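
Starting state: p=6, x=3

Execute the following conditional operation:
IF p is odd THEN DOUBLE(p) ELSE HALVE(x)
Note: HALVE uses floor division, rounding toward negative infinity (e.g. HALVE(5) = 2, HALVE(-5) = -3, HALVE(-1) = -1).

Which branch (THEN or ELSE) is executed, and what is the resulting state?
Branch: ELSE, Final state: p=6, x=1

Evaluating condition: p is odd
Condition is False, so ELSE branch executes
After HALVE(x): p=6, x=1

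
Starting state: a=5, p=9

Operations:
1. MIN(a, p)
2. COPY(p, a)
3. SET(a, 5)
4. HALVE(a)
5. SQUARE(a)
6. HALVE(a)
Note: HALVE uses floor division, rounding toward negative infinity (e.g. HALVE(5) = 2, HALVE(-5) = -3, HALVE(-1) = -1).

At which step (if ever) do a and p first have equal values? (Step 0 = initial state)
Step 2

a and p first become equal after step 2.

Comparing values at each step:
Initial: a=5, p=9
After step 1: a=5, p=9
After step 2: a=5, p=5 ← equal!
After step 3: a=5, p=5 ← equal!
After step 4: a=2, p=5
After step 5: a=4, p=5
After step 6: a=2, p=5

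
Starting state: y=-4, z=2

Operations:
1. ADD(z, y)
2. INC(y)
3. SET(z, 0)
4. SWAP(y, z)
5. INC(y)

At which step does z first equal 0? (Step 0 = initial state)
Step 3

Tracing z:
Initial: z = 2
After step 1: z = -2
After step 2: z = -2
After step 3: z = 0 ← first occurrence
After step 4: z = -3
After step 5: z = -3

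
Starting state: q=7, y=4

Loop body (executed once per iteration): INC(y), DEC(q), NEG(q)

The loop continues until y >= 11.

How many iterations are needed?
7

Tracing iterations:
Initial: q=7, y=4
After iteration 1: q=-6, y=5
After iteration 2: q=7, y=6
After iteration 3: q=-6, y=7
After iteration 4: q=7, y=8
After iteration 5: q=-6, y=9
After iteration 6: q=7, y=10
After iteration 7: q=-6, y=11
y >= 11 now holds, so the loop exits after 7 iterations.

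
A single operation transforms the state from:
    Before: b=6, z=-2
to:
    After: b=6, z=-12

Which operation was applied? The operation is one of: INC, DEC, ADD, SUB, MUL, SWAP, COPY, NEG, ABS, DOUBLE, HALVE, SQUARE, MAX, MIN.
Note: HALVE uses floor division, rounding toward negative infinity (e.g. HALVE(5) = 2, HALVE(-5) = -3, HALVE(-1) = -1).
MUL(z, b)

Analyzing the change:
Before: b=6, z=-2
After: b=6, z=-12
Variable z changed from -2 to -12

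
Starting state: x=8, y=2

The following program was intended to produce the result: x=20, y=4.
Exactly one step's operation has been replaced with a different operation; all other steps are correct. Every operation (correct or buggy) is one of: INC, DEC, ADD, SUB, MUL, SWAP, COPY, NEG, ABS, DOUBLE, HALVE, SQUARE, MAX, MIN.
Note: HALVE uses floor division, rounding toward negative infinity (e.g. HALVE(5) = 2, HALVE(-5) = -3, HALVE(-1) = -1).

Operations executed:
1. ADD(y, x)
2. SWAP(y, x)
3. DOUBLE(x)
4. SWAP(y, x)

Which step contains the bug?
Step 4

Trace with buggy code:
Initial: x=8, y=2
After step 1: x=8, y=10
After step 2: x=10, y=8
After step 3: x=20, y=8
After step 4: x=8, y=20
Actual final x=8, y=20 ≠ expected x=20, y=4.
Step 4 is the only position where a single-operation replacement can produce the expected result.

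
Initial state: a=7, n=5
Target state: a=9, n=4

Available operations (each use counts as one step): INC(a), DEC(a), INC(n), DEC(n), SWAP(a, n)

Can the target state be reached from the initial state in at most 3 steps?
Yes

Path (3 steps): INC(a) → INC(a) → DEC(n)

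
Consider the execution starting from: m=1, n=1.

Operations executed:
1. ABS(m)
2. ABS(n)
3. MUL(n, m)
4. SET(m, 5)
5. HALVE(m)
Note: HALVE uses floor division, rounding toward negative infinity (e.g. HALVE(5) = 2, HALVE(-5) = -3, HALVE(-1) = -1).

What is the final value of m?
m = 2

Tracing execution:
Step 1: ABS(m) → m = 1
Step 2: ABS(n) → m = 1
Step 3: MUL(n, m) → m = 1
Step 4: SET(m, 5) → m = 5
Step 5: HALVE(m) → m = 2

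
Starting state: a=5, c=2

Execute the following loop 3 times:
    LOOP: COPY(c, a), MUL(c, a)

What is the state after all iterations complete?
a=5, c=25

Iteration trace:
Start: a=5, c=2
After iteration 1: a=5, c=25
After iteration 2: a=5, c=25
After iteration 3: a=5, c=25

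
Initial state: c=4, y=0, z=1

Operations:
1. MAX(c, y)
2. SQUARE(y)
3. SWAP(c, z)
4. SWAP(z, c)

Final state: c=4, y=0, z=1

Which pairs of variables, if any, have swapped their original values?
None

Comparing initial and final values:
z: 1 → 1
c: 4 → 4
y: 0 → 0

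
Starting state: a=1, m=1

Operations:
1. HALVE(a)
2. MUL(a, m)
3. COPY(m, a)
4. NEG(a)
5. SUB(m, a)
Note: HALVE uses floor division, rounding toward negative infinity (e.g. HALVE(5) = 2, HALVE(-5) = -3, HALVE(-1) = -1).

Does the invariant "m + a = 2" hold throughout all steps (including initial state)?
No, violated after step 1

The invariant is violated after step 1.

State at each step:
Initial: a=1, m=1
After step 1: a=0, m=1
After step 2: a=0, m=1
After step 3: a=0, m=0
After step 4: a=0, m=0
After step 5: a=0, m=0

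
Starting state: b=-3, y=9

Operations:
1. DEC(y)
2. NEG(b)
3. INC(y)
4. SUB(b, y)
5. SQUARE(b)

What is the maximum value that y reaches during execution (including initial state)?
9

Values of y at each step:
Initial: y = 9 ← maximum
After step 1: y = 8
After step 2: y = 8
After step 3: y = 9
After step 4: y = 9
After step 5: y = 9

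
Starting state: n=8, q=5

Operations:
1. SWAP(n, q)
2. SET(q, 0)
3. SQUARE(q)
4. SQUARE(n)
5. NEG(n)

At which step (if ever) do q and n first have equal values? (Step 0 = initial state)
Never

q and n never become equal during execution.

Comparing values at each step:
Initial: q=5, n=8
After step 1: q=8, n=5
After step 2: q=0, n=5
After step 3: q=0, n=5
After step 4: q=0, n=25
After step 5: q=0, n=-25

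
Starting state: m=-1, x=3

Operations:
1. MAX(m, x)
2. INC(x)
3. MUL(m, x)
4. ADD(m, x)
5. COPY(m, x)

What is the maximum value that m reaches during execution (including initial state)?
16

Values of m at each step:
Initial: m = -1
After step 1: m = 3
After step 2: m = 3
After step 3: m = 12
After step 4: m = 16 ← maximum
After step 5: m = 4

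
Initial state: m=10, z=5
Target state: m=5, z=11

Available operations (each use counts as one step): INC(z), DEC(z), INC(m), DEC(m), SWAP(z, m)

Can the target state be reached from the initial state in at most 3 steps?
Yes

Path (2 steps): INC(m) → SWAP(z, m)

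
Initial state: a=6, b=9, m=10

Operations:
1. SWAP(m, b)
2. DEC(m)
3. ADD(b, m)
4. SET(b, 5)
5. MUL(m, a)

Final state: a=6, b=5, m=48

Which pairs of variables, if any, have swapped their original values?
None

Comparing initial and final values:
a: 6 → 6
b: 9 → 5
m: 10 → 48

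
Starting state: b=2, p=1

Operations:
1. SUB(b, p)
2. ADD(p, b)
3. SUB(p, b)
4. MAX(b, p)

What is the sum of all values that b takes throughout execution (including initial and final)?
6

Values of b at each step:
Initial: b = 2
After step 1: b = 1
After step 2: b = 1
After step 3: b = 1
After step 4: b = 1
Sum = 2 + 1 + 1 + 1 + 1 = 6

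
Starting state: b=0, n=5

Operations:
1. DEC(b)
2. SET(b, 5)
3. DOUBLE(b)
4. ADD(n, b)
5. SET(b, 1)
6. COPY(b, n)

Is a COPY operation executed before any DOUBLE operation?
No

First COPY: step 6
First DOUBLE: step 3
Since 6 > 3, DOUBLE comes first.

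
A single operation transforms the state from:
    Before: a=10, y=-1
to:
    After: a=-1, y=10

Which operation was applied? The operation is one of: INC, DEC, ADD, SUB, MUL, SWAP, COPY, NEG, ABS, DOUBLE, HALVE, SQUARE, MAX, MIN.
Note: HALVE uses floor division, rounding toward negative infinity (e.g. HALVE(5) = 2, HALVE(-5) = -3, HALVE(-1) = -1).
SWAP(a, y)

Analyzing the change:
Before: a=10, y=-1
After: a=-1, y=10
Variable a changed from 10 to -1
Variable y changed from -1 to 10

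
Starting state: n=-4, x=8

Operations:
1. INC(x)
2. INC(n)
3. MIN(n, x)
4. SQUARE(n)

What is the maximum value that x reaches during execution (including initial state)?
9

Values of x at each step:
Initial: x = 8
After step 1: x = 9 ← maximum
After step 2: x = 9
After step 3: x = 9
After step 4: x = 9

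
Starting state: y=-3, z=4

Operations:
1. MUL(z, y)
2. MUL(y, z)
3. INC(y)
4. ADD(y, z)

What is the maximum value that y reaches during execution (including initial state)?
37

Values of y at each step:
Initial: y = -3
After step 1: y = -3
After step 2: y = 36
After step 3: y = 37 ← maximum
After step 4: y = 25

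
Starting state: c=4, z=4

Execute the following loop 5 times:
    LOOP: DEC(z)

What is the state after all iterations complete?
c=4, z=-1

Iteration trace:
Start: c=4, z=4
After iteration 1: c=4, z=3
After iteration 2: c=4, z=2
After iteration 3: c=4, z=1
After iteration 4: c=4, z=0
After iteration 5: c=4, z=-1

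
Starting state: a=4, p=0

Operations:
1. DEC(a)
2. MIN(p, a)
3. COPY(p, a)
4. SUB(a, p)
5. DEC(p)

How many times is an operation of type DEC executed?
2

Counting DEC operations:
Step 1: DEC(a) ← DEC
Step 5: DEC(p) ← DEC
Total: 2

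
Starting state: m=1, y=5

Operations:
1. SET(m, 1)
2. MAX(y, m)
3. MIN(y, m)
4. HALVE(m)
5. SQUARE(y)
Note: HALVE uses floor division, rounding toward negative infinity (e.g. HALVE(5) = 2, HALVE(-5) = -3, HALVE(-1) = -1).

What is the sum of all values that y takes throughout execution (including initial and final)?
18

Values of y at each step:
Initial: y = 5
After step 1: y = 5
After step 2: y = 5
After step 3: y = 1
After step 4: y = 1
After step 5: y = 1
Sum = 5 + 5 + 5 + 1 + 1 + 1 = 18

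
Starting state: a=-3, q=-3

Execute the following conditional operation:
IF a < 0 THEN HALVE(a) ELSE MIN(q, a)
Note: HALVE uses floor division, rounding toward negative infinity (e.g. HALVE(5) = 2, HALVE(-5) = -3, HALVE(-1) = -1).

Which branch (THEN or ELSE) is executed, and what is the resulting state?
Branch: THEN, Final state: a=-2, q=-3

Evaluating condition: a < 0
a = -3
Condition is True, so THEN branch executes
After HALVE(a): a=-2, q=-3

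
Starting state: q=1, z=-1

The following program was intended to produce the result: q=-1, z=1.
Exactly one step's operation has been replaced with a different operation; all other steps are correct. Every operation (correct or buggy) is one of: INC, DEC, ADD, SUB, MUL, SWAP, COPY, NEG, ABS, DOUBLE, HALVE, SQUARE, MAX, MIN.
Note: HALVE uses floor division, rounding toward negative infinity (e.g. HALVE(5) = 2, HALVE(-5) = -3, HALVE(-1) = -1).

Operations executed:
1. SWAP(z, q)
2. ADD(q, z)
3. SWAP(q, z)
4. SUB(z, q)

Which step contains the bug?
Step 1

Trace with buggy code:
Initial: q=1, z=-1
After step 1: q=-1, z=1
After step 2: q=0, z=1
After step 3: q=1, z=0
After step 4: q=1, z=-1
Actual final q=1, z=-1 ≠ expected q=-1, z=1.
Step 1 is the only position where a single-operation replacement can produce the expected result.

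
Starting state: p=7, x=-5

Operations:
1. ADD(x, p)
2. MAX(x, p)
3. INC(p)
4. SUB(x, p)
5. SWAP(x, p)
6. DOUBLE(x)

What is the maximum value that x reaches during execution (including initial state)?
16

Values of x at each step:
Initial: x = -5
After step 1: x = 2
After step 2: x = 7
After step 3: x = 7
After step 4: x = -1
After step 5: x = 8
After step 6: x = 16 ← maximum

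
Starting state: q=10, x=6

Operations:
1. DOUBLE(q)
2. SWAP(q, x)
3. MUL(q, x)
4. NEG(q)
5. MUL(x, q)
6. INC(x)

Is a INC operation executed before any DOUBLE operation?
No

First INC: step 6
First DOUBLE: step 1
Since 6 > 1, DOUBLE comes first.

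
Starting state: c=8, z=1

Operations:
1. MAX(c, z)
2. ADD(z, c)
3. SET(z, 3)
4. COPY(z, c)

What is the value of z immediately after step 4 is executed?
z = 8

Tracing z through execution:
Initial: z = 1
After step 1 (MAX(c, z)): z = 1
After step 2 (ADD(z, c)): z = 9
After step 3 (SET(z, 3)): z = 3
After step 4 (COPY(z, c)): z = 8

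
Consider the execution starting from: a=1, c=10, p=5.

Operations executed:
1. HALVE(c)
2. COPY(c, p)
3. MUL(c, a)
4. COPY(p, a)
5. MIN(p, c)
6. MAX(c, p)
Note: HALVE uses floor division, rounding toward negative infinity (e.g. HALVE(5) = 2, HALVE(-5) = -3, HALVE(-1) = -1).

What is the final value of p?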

......

◆ EXERCISE DESCRIPTION ◆
Copy each line of the listing that holds the word "Available".

◆ EXPECTED ANSWER ◆
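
Available operations (each use counts as one step): INC(a), DEC(a), INC(n), DEC(n), SWAP(a, n)
Available operations (each use counts as one step): INC(z), DEC(z), INC(m), DEC(m), SWAP(z, m)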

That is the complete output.